• WHAT IS REQUIRED
Produce the full set of records below once more, exactly as they stand.

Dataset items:
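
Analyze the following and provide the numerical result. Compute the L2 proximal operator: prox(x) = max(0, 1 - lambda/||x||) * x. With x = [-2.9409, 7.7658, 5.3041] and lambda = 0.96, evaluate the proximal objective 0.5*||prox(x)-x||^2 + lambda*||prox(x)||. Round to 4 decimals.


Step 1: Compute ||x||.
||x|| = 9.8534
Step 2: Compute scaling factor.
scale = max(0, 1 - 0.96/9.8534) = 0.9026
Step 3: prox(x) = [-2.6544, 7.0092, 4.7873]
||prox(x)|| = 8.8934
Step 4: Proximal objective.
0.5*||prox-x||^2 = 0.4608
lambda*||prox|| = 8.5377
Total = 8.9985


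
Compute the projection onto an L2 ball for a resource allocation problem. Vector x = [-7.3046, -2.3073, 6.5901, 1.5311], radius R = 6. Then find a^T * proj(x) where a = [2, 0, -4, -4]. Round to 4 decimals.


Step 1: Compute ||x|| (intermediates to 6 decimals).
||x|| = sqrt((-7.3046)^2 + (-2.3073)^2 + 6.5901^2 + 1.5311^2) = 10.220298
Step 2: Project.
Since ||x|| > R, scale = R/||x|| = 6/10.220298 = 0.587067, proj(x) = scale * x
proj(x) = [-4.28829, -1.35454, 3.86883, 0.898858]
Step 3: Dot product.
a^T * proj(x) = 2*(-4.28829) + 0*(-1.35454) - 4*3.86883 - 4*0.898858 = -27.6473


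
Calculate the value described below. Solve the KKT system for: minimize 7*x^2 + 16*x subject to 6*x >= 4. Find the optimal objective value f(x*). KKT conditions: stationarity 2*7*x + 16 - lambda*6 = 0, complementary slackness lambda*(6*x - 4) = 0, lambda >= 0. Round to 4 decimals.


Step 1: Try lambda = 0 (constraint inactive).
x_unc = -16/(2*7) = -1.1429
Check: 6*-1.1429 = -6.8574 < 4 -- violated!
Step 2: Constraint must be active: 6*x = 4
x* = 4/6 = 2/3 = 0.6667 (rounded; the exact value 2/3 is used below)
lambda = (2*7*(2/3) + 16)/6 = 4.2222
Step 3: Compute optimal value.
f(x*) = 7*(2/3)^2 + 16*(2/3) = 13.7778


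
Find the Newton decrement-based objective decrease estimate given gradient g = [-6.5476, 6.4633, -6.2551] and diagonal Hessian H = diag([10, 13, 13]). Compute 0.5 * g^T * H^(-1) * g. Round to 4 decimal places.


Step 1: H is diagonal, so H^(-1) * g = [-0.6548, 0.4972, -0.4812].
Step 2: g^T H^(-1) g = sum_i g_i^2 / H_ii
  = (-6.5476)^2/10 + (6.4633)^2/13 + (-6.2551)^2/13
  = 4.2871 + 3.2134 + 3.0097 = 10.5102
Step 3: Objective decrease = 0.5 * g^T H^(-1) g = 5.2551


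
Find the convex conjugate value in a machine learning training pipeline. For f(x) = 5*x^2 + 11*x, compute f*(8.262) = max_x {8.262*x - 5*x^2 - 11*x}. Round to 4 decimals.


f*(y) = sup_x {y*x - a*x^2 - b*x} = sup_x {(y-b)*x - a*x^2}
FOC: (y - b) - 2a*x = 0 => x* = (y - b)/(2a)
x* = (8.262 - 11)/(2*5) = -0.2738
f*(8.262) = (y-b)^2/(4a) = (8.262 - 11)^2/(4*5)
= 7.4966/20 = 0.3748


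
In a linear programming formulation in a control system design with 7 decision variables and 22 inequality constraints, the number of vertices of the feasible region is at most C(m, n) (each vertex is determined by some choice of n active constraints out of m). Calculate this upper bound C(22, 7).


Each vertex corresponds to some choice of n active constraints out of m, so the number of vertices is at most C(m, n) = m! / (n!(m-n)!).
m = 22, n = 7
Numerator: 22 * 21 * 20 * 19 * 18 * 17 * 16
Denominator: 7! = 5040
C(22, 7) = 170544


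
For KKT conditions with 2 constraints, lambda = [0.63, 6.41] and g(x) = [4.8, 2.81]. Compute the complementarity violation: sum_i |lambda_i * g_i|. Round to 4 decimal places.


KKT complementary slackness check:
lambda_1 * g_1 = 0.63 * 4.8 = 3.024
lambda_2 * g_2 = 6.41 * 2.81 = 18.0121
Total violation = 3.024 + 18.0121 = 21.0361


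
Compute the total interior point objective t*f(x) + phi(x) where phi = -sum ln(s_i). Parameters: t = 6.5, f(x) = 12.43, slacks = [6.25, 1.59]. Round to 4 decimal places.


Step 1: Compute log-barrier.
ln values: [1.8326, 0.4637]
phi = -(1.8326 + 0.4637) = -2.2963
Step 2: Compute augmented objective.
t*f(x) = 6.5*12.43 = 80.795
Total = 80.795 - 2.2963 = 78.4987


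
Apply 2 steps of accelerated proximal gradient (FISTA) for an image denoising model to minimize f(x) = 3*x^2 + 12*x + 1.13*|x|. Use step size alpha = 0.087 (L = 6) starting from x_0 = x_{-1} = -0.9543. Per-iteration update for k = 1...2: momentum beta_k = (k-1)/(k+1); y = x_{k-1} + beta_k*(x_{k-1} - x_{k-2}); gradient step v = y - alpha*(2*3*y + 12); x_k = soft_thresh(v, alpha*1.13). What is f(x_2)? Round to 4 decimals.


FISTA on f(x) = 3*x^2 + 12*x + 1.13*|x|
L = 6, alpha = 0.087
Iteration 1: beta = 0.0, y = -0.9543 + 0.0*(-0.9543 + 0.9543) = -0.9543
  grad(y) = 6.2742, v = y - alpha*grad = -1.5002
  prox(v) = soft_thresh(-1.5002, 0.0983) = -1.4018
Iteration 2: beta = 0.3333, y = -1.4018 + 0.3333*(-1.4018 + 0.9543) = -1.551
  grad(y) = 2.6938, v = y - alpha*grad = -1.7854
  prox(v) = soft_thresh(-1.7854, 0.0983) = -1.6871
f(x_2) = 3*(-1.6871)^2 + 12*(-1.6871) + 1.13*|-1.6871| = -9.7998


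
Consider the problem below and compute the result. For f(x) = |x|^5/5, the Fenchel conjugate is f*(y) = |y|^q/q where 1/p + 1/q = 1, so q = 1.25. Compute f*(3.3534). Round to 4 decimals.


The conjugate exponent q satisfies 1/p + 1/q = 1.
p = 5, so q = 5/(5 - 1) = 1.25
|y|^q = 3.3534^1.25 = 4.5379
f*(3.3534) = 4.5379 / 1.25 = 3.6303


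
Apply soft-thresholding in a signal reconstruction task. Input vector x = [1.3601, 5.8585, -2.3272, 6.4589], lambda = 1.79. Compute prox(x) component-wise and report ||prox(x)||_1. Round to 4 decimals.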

• EXERCISE SOLUTION
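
Analyze the following and provide the numerical result. Compute the L2 proximal operator: prox(x) = max(0, 1 - lambda/||x||) * x. With x = [-2.9409, 7.7658, 5.3041] and lambda = 0.96, evaluate the proximal objective 0.5*||prox(x)-x||^2 + lambda*||prox(x)||. Round to 4 decimals.


Step 1: Compute ||x||.
||x|| = 9.8534
Step 2: Compute scaling factor.
scale = max(0, 1 - 0.96/9.8534) = 0.9026
Step 3: prox(x) = [-2.6544, 7.0092, 4.7873]
||prox(x)|| = 8.8934
Step 4: Proximal objective.
0.5*||prox-x||^2 = 0.4608
lambda*||prox|| = 8.5377
Total = 8.9985


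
Compute the projection onto an L2 ball for a resource allocation problem. Vector x = [-7.3046, -2.3073, 6.5901, 1.5311], radius R = 6. Then find a^T * proj(x) where a = [2, 0, -4, -4]. Round to 4 decimals.


Step 1: Compute ||x|| (intermediates to 6 decimals).
||x|| = sqrt((-7.3046)^2 + (-2.3073)^2 + 6.5901^2 + 1.5311^2) = 10.220298
Step 2: Project.
Since ||x|| > R, scale = R/||x|| = 6/10.220298 = 0.587067, proj(x) = scale * x
proj(x) = [-4.28829, -1.35454, 3.86883, 0.898858]
Step 3: Dot product.
a^T * proj(x) = 2*(-4.28829) + 0*(-1.35454) - 4*3.86883 - 4*0.898858 = -27.6473


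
Calculate the value described below. Solve the KKT system for: minimize 7*x^2 + 16*x subject to 6*x >= 4. Find the optimal objective value f(x*). KKT conditions: stationarity 2*7*x + 16 - lambda*6 = 0, complementary slackness lambda*(6*x - 4) = 0, lambda >= 0. Round to 4 decimals.


Step 1: Try lambda = 0 (constraint inactive).
x_unc = -16/(2*7) = -1.1429
Check: 6*-1.1429 = -6.8574 < 4 -- violated!
Step 2: Constraint must be active: 6*x = 4
x* = 4/6 = 2/3 = 0.6667 (rounded; the exact value 2/3 is used below)
lambda = (2*7*(2/3) + 16)/6 = 4.2222
Step 3: Compute optimal value.
f(x*) = 7*(2/3)^2 + 16*(2/3) = 13.7778


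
Find the Newton decrement-based objective decrease estimate given gradient g = [-6.5476, 6.4633, -6.2551] and diagonal Hessian H = diag([10, 13, 13]). Compute 0.5 * g^T * H^(-1) * g. Round to 4 decimal places.


Step 1: H is diagonal, so H^(-1) * g = [-0.6548, 0.4972, -0.4812].
Step 2: g^T H^(-1) g = sum_i g_i^2 / H_ii
  = (-6.5476)^2/10 + (6.4633)^2/13 + (-6.2551)^2/13
  = 4.2871 + 3.2134 + 3.0097 = 10.5102
Step 3: Objective decrease = 0.5 * g^T H^(-1) g = 5.2551


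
Find the convex conjugate value in a machine learning training pipeline. For f(x) = 5*x^2 + 11*x, compute f*(8.262) = max_x {8.262*x - 5*x^2 - 11*x}. Round to 4 decimals.


f*(y) = sup_x {y*x - a*x^2 - b*x} = sup_x {(y-b)*x - a*x^2}
FOC: (y - b) - 2a*x = 0 => x* = (y - b)/(2a)
x* = (8.262 - 11)/(2*5) = -0.2738
f*(8.262) = (y-b)^2/(4a) = (8.262 - 11)^2/(4*5)
= 7.4966/20 = 0.3748


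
In a linear programming formulation in a control system design with 7 decision variables and 22 inequality constraints, the number of vertices of the feasible region is at most C(m, n) (each vertex is determined by some choice of n active constraints out of m). Calculate this upper bound C(22, 7).


Each vertex corresponds to some choice of n active constraints out of m, so the number of vertices is at most C(m, n) = m! / (n!(m-n)!).
m = 22, n = 7
Numerator: 22 * 21 * 20 * 19 * 18 * 17 * 16
Denominator: 7! = 5040
C(22, 7) = 170544


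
For KKT conditions with 2 constraints, lambda = [0.63, 6.41] and g(x) = [4.8, 2.81]. Compute the complementarity violation: sum_i |lambda_i * g_i|. Round to 4 decimal places.


KKT complementary slackness check:
lambda_1 * g_1 = 0.63 * 4.8 = 3.024
lambda_2 * g_2 = 6.41 * 2.81 = 18.0121
Total violation = 3.024 + 18.0121 = 21.0361


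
Compute the total interior point objective t*f(x) + phi(x) where phi = -sum ln(s_i). Parameters: t = 6.5, f(x) = 12.43, slacks = [6.25, 1.59]. Round to 4 decimal places.


Step 1: Compute log-barrier.
ln values: [1.8326, 0.4637]
phi = -(1.8326 + 0.4637) = -2.2963
Step 2: Compute augmented objective.
t*f(x) = 6.5*12.43 = 80.795
Total = 80.795 - 2.2963 = 78.4987


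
Apply 2 steps of accelerated proximal gradient (FISTA) for an image denoising model to minimize f(x) = 3*x^2 + 12*x + 1.13*|x|. Use step size alpha = 0.087 (L = 6) starting from x_0 = x_{-1} = -0.9543. Per-iteration update for k = 1...2: momentum beta_k = (k-1)/(k+1); y = x_{k-1} + beta_k*(x_{k-1} - x_{k-2}); gradient step v = y - alpha*(2*3*y + 12); x_k = soft_thresh(v, alpha*1.13). What is f(x_2)? Round to 4 decimals.


FISTA on f(x) = 3*x^2 + 12*x + 1.13*|x|
L = 6, alpha = 0.087
Iteration 1: beta = 0.0, y = -0.9543 + 0.0*(-0.9543 + 0.9543) = -0.9543
  grad(y) = 6.2742, v = y - alpha*grad = -1.5002
  prox(v) = soft_thresh(-1.5002, 0.0983) = -1.4018
Iteration 2: beta = 0.3333, y = -1.4018 + 0.3333*(-1.4018 + 0.9543) = -1.551
  grad(y) = 2.6938, v = y - alpha*grad = -1.7854
  prox(v) = soft_thresh(-1.7854, 0.0983) = -1.6871
f(x_2) = 3*(-1.6871)^2 + 12*(-1.6871) + 1.13*|-1.6871| = -9.7998


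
Consider the problem below and compute the result. For f(x) = |x|^5/5, the Fenchel conjugate is f*(y) = |y|^q/q where 1/p + 1/q = 1, so q = 1.25. Compute f*(3.3534). Round to 4 decimals.


The conjugate exponent q satisfies 1/p + 1/q = 1.
p = 5, so q = 5/(5 - 1) = 1.25
|y|^q = 3.3534^1.25 = 4.5379
f*(3.3534) = 4.5379 / 1.25 = 3.6303


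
Apply soft-thresholding in a signal reconstruction task. Input vector x = [1.3601, 5.8585, -2.3272, 6.4589], lambda = 1.79. Compute prox(x) component-wise and report ||prox(x)||_1. Round to 4 decimals.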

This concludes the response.